▸ Exercise: For the entries below, print exactly the lines between the line holding "Name the coordination compound NH4[RuBr(CN)(gly)2]." and the line holding "Ca[V(CN)F4(H2O)]", inclusive, and nothing else.

▸ Collection entries:
-- Opening Marker --
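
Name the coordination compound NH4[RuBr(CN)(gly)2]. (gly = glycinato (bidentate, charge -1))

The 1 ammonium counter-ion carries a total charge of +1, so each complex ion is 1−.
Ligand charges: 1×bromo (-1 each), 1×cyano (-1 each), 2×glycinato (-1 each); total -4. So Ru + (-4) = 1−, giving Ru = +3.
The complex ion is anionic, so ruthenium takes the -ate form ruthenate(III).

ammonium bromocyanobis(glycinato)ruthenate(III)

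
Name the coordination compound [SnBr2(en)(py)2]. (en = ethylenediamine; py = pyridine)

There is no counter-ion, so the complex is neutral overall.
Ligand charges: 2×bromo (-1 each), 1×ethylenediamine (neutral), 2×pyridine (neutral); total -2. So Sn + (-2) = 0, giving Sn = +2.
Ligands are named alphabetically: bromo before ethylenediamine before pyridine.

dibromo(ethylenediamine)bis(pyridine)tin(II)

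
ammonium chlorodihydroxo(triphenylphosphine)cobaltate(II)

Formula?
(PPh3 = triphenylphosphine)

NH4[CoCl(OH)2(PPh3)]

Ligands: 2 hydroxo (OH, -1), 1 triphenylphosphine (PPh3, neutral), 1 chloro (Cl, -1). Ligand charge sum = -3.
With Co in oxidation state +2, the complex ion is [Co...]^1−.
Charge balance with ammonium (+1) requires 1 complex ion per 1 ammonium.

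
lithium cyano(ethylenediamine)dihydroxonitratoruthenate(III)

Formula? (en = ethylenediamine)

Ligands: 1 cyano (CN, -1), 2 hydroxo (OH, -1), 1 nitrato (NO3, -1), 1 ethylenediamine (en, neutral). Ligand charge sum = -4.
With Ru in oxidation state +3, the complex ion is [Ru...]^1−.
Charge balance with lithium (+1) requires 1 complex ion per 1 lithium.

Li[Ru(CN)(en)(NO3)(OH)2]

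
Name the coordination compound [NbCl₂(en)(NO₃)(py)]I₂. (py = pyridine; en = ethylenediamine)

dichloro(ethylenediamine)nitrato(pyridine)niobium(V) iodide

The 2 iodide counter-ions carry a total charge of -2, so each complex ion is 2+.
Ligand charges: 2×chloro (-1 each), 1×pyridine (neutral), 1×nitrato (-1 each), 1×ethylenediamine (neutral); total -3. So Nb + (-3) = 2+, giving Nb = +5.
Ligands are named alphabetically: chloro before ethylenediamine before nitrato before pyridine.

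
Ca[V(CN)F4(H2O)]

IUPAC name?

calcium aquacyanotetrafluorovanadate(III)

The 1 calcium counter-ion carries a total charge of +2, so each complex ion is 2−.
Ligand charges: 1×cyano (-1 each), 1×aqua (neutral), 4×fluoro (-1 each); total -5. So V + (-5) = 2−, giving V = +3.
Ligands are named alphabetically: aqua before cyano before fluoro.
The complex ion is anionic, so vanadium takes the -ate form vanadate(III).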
-- Closing Marker --
-- Opening Marker --
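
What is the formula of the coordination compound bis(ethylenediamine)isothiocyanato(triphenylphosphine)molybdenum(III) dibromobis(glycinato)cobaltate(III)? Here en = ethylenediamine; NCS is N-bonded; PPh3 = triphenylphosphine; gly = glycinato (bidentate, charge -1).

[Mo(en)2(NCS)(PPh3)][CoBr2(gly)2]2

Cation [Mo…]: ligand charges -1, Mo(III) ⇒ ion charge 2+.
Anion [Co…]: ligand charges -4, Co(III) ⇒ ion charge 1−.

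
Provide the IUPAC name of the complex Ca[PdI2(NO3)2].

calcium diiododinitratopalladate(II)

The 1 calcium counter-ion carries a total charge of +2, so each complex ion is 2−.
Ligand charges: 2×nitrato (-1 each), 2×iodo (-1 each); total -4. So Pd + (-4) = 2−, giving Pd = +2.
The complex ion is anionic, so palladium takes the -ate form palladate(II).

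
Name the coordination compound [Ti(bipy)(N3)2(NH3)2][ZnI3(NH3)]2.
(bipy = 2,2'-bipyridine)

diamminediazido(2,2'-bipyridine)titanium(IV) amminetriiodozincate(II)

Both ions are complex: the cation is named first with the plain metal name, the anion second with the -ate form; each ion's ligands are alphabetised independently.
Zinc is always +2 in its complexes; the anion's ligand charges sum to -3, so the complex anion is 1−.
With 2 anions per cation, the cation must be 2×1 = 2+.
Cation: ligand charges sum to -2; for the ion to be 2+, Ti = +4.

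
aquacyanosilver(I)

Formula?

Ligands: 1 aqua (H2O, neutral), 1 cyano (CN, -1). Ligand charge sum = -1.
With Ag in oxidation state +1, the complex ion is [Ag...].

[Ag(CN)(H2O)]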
-- Closing Marker --
-- Opening Marker --
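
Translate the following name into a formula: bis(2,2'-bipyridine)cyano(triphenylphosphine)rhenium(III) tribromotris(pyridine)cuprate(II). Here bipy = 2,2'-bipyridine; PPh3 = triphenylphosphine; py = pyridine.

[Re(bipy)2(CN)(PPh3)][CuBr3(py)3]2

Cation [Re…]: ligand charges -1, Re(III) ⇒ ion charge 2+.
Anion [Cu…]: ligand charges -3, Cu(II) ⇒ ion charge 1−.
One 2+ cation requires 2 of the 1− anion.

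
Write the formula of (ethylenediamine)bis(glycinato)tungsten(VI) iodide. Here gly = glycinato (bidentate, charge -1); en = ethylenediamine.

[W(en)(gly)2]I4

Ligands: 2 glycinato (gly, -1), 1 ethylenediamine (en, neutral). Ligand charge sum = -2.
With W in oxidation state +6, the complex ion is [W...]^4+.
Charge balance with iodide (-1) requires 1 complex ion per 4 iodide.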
-- Closing Marker --
▸ Exercise result:
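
Name the coordination compound NH4[RuBr(CN)(gly)2]. (gly = glycinato (bidentate, charge -1))

The 1 ammonium counter-ion carries a total charge of +1, so each complex ion is 1−.
Ligand charges: 1×bromo (-1 each), 1×cyano (-1 each), 2×glycinato (-1 each); total -4. So Ru + (-4) = 1−, giving Ru = +3.
The complex ion is anionic, so ruthenium takes the -ate form ruthenate(III).

ammonium bromocyanobis(glycinato)ruthenate(III)

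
Name the coordination compound [SnBr2(en)(py)2]. (en = ethylenediamine; py = pyridine)

There is no counter-ion, so the complex is neutral overall.
Ligand charges: 2×bromo (-1 each), 1×ethylenediamine (neutral), 2×pyridine (neutral); total -2. So Sn + (-2) = 0, giving Sn = +2.
Ligands are named alphabetically: bromo before ethylenediamine before pyridine.

dibromo(ethylenediamine)bis(pyridine)tin(II)

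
ammonium chlorodihydroxo(triphenylphosphine)cobaltate(II)

Formula?
(PPh3 = triphenylphosphine)

NH4[CoCl(OH)2(PPh3)]

Ligands: 2 hydroxo (OH, -1), 1 triphenylphosphine (PPh3, neutral), 1 chloro (Cl, -1). Ligand charge sum = -3.
With Co in oxidation state +2, the complex ion is [Co...]^1−.
Charge balance with ammonium (+1) requires 1 complex ion per 1 ammonium.

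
lithium cyano(ethylenediamine)dihydroxonitratoruthenate(III)

Formula? (en = ethylenediamine)

Ligands: 1 cyano (CN, -1), 2 hydroxo (OH, -1), 1 nitrato (NO3, -1), 1 ethylenediamine (en, neutral). Ligand charge sum = -4.
With Ru in oxidation state +3, the complex ion is [Ru...]^1−.
Charge balance with lithium (+1) requires 1 complex ion per 1 lithium.

Li[Ru(CN)(en)(NO3)(OH)2]

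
Name the coordination compound [NbCl₂(en)(NO₃)(py)]I₂. (py = pyridine; en = ethylenediamine)

dichloro(ethylenediamine)nitrato(pyridine)niobium(V) iodide

The 2 iodide counter-ions carry a total charge of -2, so each complex ion is 2+.
Ligand charges: 2×chloro (-1 each), 1×pyridine (neutral), 1×nitrato (-1 each), 1×ethylenediamine (neutral); total -3. So Nb + (-3) = 2+, giving Nb = +5.
Ligands are named alphabetically: chloro before ethylenediamine before nitrato before pyridine.

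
Ca[V(CN)F4(H2O)]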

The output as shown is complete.